__About this exercise__.
Of the entries below, restate word for word only the section that runs from the line with "Consider the linear system" to the line with "x + y + z + 5w = 3", counting both ends.
==== Data excerpts ====
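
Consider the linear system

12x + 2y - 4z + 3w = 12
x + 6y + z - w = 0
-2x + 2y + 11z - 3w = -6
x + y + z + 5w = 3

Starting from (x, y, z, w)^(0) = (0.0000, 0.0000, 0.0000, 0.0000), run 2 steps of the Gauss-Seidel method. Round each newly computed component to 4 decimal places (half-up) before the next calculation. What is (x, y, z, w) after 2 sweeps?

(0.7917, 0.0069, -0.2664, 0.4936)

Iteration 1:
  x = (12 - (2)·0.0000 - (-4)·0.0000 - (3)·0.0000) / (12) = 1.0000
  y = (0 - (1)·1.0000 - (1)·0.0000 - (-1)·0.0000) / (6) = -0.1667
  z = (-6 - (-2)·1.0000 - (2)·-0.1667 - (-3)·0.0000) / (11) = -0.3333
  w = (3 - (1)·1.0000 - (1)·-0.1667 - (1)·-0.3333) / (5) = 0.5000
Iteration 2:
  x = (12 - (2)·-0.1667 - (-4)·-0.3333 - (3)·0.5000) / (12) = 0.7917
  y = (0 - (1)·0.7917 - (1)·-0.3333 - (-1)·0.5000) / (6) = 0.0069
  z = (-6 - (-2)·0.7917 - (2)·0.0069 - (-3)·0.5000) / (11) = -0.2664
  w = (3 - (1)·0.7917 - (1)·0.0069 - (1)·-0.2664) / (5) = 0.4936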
====
==== Data excerpts ====
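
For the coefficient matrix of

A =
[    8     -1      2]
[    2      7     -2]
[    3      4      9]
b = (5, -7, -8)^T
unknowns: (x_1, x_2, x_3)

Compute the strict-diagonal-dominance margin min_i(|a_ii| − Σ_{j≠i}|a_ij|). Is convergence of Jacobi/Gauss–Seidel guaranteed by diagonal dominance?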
====
__Exercise result__.
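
Consider the linear system

12x + 2y - 4z + 3w = 12
x + 6y + z - w = 0
-2x + 2y + 11z - 3w = -6
x + y + z + 5w = 3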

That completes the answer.